___ RECORDS FOR PROCESSING

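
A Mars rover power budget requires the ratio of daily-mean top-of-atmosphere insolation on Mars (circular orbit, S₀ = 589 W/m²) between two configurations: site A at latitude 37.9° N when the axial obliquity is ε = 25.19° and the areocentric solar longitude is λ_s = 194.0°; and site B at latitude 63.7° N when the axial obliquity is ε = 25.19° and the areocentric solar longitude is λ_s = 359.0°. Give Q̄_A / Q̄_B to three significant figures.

Q̄_A / Q̄_B ≈ 1.59

— Configuration A (φ=+37.9°):
sin δ = sin 25.19° × sin 194.0° = -0.10297, so δ = -5.910°.
cos H₀ = −tan(+37.9°) tan(-5.910°) = 0.0806, H₀ = 1.4901 rad.
Bracket: H₀ sin φ sin δ + cos φ cos δ sin H₀ = 1.4901×0.61429×-0.10297 + 0.78908×0.99468×0.99675 = -0.094254 + 0.782331 = 0.688077.
Q̄ = (S₀/π) × [bracket] = (589/π) × 0.688077 = 129.00 W/m².
— Configuration B (φ=+63.7°):
sin δ = sin 25.19° × sin 359.0° = -0.00743, so δ = -0.426°.
cos H₀ = −tan(+63.7°) tan(-0.426°) = 0.0150, H₀ = 1.5558 rad.
Bracket: H₀ sin φ sin δ + cos φ cos δ sin H₀ = 1.5558×0.89649×-0.00743 + 0.44307×0.99997×0.99989 = -0.010363 + 0.443008 = 0.432645.
Q̄ = (S₀/π) × [bracket] = (589/π) × 0.432645 = 81.114 W/m².
Ratio Q̄_A / Q̄_B = 129.00 / 81.114 = 1.590.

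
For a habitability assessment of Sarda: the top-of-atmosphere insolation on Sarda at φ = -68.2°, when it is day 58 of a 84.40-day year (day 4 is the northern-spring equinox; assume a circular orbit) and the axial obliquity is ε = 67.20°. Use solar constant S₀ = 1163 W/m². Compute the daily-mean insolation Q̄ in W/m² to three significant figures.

Solar longitude: λ_s = 360° × (58 − 4)/84.40 = 230.332°.
sin δ = sin 67.20° × sin 230.332° = -0.70961, so δ = -45.203°.
cos H₀ = −tan(-68.2°) tan(-45.203°) = -2.5180 ≤ −1 ⇒ polar day, H₀ = π.
Bracket: H₀ sin φ sin δ + cos φ cos δ sin H₀ = 3.1416×-0.92849×-0.70961 + 0.37137×0.70460×0.00000 = 2.069893 + 0.000000 = 2.069893.
Q̄ = (S₀/π) × [bracket] = (1163/π) × 2.069893 = 766.3 W/m².

Q̄ ≈ 766 W/m²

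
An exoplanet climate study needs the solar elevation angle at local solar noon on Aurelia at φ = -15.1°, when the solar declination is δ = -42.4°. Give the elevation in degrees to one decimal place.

At local noon the hour angle is zero, so the zenith angle equals |φ − δ| = |-15.1° − (-42.400°)| = 27.300°.
Elevation = 90° − 27.300° = 62.7°.

62.7°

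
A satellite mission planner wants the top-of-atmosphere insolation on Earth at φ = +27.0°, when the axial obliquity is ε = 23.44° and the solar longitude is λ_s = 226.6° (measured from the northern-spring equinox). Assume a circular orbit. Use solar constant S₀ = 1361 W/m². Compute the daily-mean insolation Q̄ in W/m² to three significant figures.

Q̄ ≈ 285 W/m²

Solar declination: sin δ = sin ε · sin λ_s = sin 23.44° × sin 226.6° = -0.28902, so δ = -16.799°.
cos H₀ = −tan(+27.0°) tan(-16.799°) = 0.1538, H₀ = 1.4164 rad.
Bracket: H₀ sin φ sin δ + cos φ cos δ sin H₀ = 1.4164×0.45399×-0.28902 + 0.89101×0.95732×0.98810 = -0.185849 + 0.842831 = 0.656982.
Q̄ = (S₀/π) × [bracket] = (1361/π) × 0.656982 = 284.6 W/m².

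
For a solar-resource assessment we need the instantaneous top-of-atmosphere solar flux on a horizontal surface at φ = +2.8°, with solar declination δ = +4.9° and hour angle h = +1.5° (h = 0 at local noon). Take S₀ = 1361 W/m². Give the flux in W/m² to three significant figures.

1.36e+03 W/m²

cos θ_z = sin φ sin δ + cos φ cos δ cos h = 0.004173 + 0.994815 = 0.998988.
Flux = S₀ · cos θ_z = 1361 × 0.998988 = 1360 W/m².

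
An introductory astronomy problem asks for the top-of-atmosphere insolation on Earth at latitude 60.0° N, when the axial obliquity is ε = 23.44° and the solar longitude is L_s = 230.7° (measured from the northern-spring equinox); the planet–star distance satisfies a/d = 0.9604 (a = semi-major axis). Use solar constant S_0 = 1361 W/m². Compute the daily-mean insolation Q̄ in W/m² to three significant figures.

Q̄ ≈ 53.5 W/m²

Solar declination: sin δ = sin ε · sin L_s = sin 23.44° × sin 230.7° = -0.30782, so δ = -17.928°.
cos h₀ = −tan(+60.0°) tan(-17.928°) = 0.5604, h₀ = 0.9760 rad.
Bracket: h₀ sin ϕ sin δ + cos ϕ cos δ sin h₀ = 0.9760×0.86603×-0.30782 + 0.50000×0.95144×0.82824 = -0.260183 + 0.394010 = 0.133827.
Inverse-square distance factor (a/d)² = 0.9604² = 0.922368.
Q̄ = (S_0/π) × 0.922368 × [bracket] = (1361/π) × 0.922368 × 0.133827 = 53.48 W/m².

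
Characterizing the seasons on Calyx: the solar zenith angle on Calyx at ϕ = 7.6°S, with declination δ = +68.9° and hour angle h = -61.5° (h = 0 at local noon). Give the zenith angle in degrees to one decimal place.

θ_z = 87.3°

cos θ_z = sin ϕ sin δ + cos ϕ cos δ cos h = -0.123389 + 0.170267 = 0.046878.
θ_z = arccos(0.046878) = 87.3°.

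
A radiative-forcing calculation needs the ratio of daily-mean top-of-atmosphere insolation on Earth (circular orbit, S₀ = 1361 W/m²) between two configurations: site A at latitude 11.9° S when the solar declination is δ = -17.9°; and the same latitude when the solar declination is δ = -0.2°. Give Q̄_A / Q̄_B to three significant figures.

Q̄_A / Q̄_B ≈ 1.05

— Configuration A (φ=-11.9°):
cos H₀ = −tan(-11.9°) tan(-17.900°) = -0.0681, H₀ = 1.6389 rad.
Bracket: H₀ sin φ sin δ + cos φ cos δ sin H₀ = 1.6389×-0.20620×-0.30736 + 0.97851×0.95159×0.99768 = 0.103870 + 0.928980 = 1.032850.
Q̄ = (S₀/π) × [bracket] = (1361/π) × 1.032850 = 447.45 W/m².
— Configuration B (φ=-11.9°):
cos H₀ = −tan(-11.9°) tan(-0.200°) = -0.0007, H₀ = 1.5715 rad.
Bracket: H₀ sin φ sin δ + cos φ cos δ sin H₀ = 1.5715×-0.20620×-0.00349 + 0.97851×0.99999×1.00000 = 0.001131 + 0.978500 = 0.979631.
Q̄ = (S₀/π) × [bracket] = (1361/π) × 0.979631 = 424.40 W/m².
Ratio Q̄_A / Q̄_B = 447.45 / 424.40 = 1.054.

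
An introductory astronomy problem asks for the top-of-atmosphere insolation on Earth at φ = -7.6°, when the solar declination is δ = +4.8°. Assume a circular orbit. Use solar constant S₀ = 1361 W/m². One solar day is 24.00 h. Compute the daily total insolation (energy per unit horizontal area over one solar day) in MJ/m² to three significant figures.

cos H₀ = −tan(-7.6°) tan(+4.800°) = 0.0112, H₀ = 1.5596 rad.
Bracket: H₀ sin φ sin δ + cos φ cos δ sin H₀ = 1.5596×-0.13226×0.08368 + 0.99122×0.99649×0.99994 = -0.017261 + 0.987682 = 0.970421.
Q̄ = (S₀/π) × [bracket] = (1361/π) × 0.970421 = 420.41 W/m².
Daily total = Q̄ × 24.00 h × 3600 s/h = 420.41 × 24.00 × 3600 / 10⁶ = 36.32 MJ/m².

36.3 MJ/m²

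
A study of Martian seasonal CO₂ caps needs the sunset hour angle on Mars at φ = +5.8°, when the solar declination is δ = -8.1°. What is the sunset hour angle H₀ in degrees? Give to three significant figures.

cos H₀ = −tan φ · tan δ = −tan(+5.8°) × tan(-8.100°) = 0.0145, so H₀ = 1.5563 rad = 89.17°.

H₀ = 89.2°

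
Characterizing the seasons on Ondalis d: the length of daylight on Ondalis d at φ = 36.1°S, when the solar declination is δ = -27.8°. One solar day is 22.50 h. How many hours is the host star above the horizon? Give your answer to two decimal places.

cos H₀ = −tan φ · tan δ = −tan(-36.1°) × tan(-27.800°) = -0.3845, so H₀ = 1.9654 rad = 112.61°.
Daylight = 2H₀/(2π) × 22.50 h = (1.9654/π) × 22.50 = 14.08 h.

14.08 h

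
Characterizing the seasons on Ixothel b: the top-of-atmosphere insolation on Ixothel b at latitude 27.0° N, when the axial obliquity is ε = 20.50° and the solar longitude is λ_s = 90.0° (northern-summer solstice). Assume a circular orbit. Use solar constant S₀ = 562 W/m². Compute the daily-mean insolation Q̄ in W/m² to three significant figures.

Q̄ ≈ 197 W/m²

Solar declination: sin δ = sin ε · sin λ_s = sin 20.50° × sin 90.0° = 0.35021, so δ = +20.500°.
cos H₀ = −tan(+27.0°) tan(+20.500°) = -0.1905, H₀ = 1.7625 rad.
Bracket: H₀ sin φ sin δ + cos φ cos δ sin H₀ = 1.7625×0.45399×0.35021 + 0.89101×0.93667×0.98169 = 0.280223 + 0.819301 = 1.099524.
Q̄ = (S₀/π) × [bracket] = (562/π) × 1.099524 = 196.7 W/m².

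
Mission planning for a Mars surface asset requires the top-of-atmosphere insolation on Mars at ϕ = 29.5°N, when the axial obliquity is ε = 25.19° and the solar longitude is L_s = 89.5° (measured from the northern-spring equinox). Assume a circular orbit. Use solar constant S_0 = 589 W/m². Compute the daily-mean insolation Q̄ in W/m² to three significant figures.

Solar declination: sin δ = sin ε · sin L_s = sin 25.19° × sin 89.5° = 0.42561, so δ = +25.189°.
cos h₀ = −tan(+29.5°) tan(+25.189°) = -0.2661, h₀ = 1.8401 rad.
Bracket: h₀ sin ϕ sin δ + cos ϕ cos δ sin h₀ = 1.8401×0.49242×0.42561 + 0.87036×0.90491×0.96395 = 0.385646 + 0.759205 = 1.144851.
Q̄ = (S_0/π) × [bracket] = (589/π) × 1.144851 = 214.6 W/m².

Q̄ ≈ 215 W/m²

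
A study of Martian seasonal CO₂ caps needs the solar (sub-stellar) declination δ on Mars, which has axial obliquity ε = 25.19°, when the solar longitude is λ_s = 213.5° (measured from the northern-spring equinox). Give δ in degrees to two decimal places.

δ = -13.59°

sin δ = sin ε · sin λ_s = sin 25.19° × sin 213.5° = -0.234916.
δ = arcsin(-0.234916) = -13.59°.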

______

# HOW TO COMPLETE THIS TASK
What's needed is a word-for-word copy of the lines from the one holding "Mission planning for" through the final line of the data.

# ANSWER TO THE PROBLEM
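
Mission planning for a Mars surface asset requires the top-of-atmosphere insolation on Mars at ϕ = 29.5°N, when the axial obliquity is ε = 25.19° and the solar longitude is L_s = 89.5° (measured from the northern-spring equinox). Assume a circular orbit. Use solar constant S_0 = 589 W/m². Compute the daily-mean insolation Q̄ in W/m² to three significant figures.

Solar declination: sin δ = sin ε · sin L_s = sin 25.19° × sin 89.5° = 0.42561, so δ = +25.189°.
cos h₀ = −tan(+29.5°) tan(+25.189°) = -0.2661, h₀ = 1.8401 rad.
Bracket: h₀ sin ϕ sin δ + cos ϕ cos δ sin h₀ = 1.8401×0.49242×0.42561 + 0.87036×0.90491×0.96395 = 0.385646 + 0.759205 = 1.144851.
Q̄ = (S_0/π) × [bracket] = (589/π) × 1.144851 = 214.6 W/m².

Q̄ ≈ 215 W/m²

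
A study of Martian seasonal CO₂ caps needs the solar (sub-stellar) declination δ on Mars, which has axial obliquity ε = 25.19°, when the solar longitude is λ_s = 213.5° (measured from the northern-spring equinox). Give δ in degrees to two decimal places.

δ = -13.59°

sin δ = sin ε · sin λ_s = sin 25.19° × sin 213.5° = -0.234916.
δ = arcsin(-0.234916) = -13.59°.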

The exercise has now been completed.